(Work item) Go through the entries and write each one out again unchanged.

(Data shown)
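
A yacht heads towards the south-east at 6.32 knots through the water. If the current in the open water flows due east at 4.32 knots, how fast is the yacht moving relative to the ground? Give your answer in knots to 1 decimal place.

Taking east as x and north as y: velocity relative to the water = (4.469, -4.469) knots; the water relative to ground = (4.320, 0.000) knots.
Velocity relative to ground = (4.469, -4.469) + (4.320, 0.000) = (8.789, -4.469) knots.
Speed = |(8.789, -4.469)| = 9.860 knots.

9.9 knots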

(Result below)
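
A yacht heads towards the south-east at 6.32 knots through the water. If the current in the open water flows due east at 4.32 knots, how fast is the yacht moving relative to the ground? Give your answer in knots to 1 decimal place.

Taking east as x and north as y: velocity relative to the water = (4.469, -4.469) knots; the water relative to ground = (4.320, 0.000) knots.
Velocity relative to ground = (4.469, -4.469) + (4.320, 0.000) = (8.789, -4.469) knots.
Speed = |(8.789, -4.469)| = 9.860 knots.

9.9 knots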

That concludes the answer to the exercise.